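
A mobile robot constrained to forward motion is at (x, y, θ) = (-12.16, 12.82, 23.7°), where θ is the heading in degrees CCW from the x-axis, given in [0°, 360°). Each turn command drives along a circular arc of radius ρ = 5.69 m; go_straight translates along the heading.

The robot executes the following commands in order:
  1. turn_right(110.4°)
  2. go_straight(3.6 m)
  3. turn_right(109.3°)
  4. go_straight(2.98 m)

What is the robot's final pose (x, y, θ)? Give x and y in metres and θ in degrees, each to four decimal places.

(-14.0986, -0.6323, 164.0000°)

set_pose: (x, y, θ) = (-12.1600, 12.8200, 23.7000°), ρ = 5.69
turn_right(110.4°): centre at ρ to the right, rotate −110.4° → (-4.1924, 7.9374, -86.7000° ≡ 273.3000°)
go_straight(3.6): x += 3.6·cos θ, y += 3.6·sin θ → (-3.9851, 4.3434, 273.3000°)
turn_right(109.3°): centre at ρ to the right, rotate −109.3° → (-11.2341, -1.4537, 164.0000°)
go_straight(2.98): x += 2.98·cos θ, y += 2.98·sin θ → (-14.0986, -0.6323, 164.0000°)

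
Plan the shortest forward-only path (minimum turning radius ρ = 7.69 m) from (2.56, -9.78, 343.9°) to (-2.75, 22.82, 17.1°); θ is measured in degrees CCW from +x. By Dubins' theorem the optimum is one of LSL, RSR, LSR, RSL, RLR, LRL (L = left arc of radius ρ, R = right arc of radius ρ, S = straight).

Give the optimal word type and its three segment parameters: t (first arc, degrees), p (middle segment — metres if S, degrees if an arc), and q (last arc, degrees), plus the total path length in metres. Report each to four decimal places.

LSR: t = 178.0659°, p = 10.4565 m, q = 144.8659°, L = 53.7990 m

Let ψ = atan2(Δy, Δx) = atan2(32.60, -5.31) = 99.2513° be the start→goal bearing.
Normalize: d = |goal − start| / ρ = 33.029625/7.69 = 4.295140, α = (θ_start − ψ) mod 360° = 244.6487° = 4.269926 rad, β = (θ_goal − ψ) mod 360° = 277.8487° = 4.849375 rad.
Common terms: sin α = -0.903700, cos α = -0.428167, sin β = -0.990632, cos β = 0.136558, cos(α−β) = 0.836764, d² = 18.448225. Work in radians in the unit-radius frame; every candidate has L = ρ·(t + p + q).
LSL: p² = 2 + d² − 2cos(α−β) + 2d(sin α − sin β) = 19.521471; p = √p² = 4.418311; φ = atan2(cos β − cos α, d + sin α − sin β) = 0.128165 rad; t = (φ − α) mod 2π = 2.141425 rad, q = (β − φ) mod 2π = 4.721210 rad → L = 7.69·(2.141425 + 4.418311 + 4.721210) = 7.69·11.280945 = 86.750471 m
RSR: p² = 2 + d² − 2cos(α−β) + 2d(sin β − sin α) = 18.027923; p = √p² = 4.245930; φ = atan2(cos α − cos β, d − sin α + sin β) = -0.133399 rad; t = (α − φ) mod 2π = 4.403325 rad, q = (φ − β) mod 2π = 1.300411 rad → L = 7.69·(4.403325 + 4.245930 + 1.300411) = 7.69·9.949666 = 76.512932 m
LSR: p² = d² − 2 + 2cos(α−β) + 2d(sin α + sin β) = 1.848915; p = √p² = 1.359748; φ = atan2(−cos α − cos β, d + sin α + sin β) − atan2(−2, p) = 1.094577 rad; t = (φ − α) mod 2π = 3.107836 rad, q = (φ − β) mod 2π = 2.528387 rad → L = 7.69·(3.107836 + 1.359748 + 2.528387) = 7.69·6.995972 = 53.799022 m
RSL: p² = d² − 2 + 2cos(α−β) − 2d(sin α + sin β) = 34.394593; p = √p² = 5.864690; φ = atan2(cos α + cos β, d − sin α − sin β) − atan2(2, p) = -0.375735 rad; t = (α − φ) mod 2π = 4.645661 rad, q = (β − φ) mod 2π = 5.225110 rad → L = 7.69·(4.645661 + 5.864690 + 5.225110) = 7.69·15.735461 = 121.005693 m
RLR: c = (6 − d² + 2cos(α−β) + 2d(sin α − sin β))/8 = -1.253490, |c| > 1 → infeasible
LRL: c = (6 − d² + 2cos(α−β) − 2d(sin α − sin β))/8 = -1.440184, |c| > 1 → infeasible
Shortest: LSR with L = 53.799022 m ≈ 53.7990 m
Convert LSR to answer units (arcs ×180/π): t = 3.107836·180/π = 178.0659°, p = ρ·p = 7.69·1.359748 = 10.4565 m, q = 2.528387·180/π = 144.8659°, L = 53.7990 m.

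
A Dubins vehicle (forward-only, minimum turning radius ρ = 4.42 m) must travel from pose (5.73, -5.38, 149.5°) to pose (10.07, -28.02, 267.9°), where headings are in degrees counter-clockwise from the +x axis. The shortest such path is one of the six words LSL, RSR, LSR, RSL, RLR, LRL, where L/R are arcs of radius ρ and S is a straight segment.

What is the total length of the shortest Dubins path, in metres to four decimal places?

31.3939 m

Let ψ = atan2(Δy, Δx) = atan2(-22.64, 4.34) = -79.1483° be the start→goal bearing.
Normalize: d = |goal − start| / ρ = 23.052228/4.42 = 5.215436, α = (θ_start − ψ) mod 360° = 228.6483° = 3.990665 rad, β = (θ_goal − ψ) mod 360° = 347.0483° = 6.057135 rad.
Common terms: sin α = -0.750668, cos α = -0.660680, sin β = -0.224130, cos β = 0.974559, cos(α−β) = -0.475624, d² = 27.200774. Work in radians in the unit-radius frame; every candidate has L = ρ·(t + p + q).
LSL: p² = 2 + d² − 2cos(α−β) + 2d(sin α − sin β) = 24.659774; p = √p² = 4.965861; φ = atan2(cos β − cos α, d + sin α − sin β) = 0.335558 rad; t = (φ − α) mod 2π = 2.628078 rad, q = (β − φ) mod 2π = 5.721577 rad → L = 4.42·(2.628078 + 4.965861 + 5.721577) = 4.42·13.315516 = 58.854581 m
RSR: p² = 2 + d² − 2cos(α−β) + 2d(sin β − sin α) = 35.644271; p = √p² = 5.970282; φ = atan2(cos α − cos β, d − sin α + sin β) = -0.277442 rad; t = (α − φ) mod 2π = 4.268107 rad, q = (φ − β) mod 2π = 6.231794 rad → L = 4.42·(4.268107 + 5.970282 + 6.231794) = 4.42·16.470183 = 72.798209 m
LSR: p² = d² − 2 + 2cos(α−β) + 2d(sin α + sin β) = 14.081532; p = √p² = 3.752537; φ = atan2(−cos α − cos β, d + sin α + sin β) − atan2(−2, p) = 0.415794 rad; t = (φ − α) mod 2π = 2.708314 rad, q = (φ − β) mod 2π = 0.641845 rad → L = 4.42·(2.708314 + 3.752537 + 0.641845) = 4.42·7.102696 = 31.393915 m
RSL: p² = d² − 2 + 2cos(α−β) − 2d(sin α + sin β) = 34.417519; p = √p² = 5.866645; φ = atan2(cos α + cos β, d − sin α − sin β) − atan2(2, p) = -0.277892 rad; t = (α − φ) mod 2π = 4.268557 rad, q = (β − φ) mod 2π = 0.051842 rad → L = 4.42·(4.268557 + 5.866645 + 0.051842) = 4.42·10.187044 = 45.026733 m
RLR: c = (6 − d² + 2cos(α−β) + 2d(sin α − sin β))/8 = -3.455534, |c| > 1 → infeasible
LRL: c = (6 − d² + 2cos(α−β) − 2d(sin α − sin β))/8 = -2.082472, |c| > 1 → infeasible
Shortest: LSR with L = 31.393915 m ≈ 31.3939 m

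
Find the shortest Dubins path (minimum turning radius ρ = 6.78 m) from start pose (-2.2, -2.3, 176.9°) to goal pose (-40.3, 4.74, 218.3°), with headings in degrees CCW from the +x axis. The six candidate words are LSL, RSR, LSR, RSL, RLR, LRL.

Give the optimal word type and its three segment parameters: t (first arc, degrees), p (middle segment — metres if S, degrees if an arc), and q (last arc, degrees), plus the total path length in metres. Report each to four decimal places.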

──────

- _WORK ORDER_:
Copy out precisely the lines from the line with "2. go_straight(3.6 m)" to the line with "Plan the shortest" in the material above, including those two lines and omitting all the rest.

- _COMPLETED EXERCISE_:
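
  2. go_straight(3.6 m)
  3. turn_right(109.3°)
  4. go_straight(2.98 m)

What is the robot's final pose (x, y, θ)? Give x and y in metres and θ in degrees, each to four decimal places.

(-14.0986, -0.6323, 164.0000°)

set_pose: (x, y, θ) = (-12.1600, 12.8200, 23.7000°), ρ = 5.69
turn_right(110.4°): centre at ρ to the right, rotate −110.4° → (-4.1924, 7.9374, -86.7000° ≡ 273.3000°)
go_straight(3.6): x += 3.6·cos θ, y += 3.6·sin θ → (-3.9851, 4.3434, 273.3000°)
turn_right(109.3°): centre at ρ to the right, rotate −109.3° → (-11.2341, -1.4537, 164.0000°)
go_straight(2.98): x += 2.98·cos θ, y += 2.98·sin θ → (-14.0986, -0.6323, 164.0000°)

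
Plan the shortest forward-only path (minimum turning radius ρ = 7.69 m) from (2.56, -9.78, 343.9°) to (-2.75, 22.82, 17.1°); θ is measured in degrees CCW from +x. By Dubins' theorem the optimum is one of LSL, RSR, LSR, RSL, RLR, LRL (L = left arc of radius ρ, R = right arc of radius ρ, S = straight).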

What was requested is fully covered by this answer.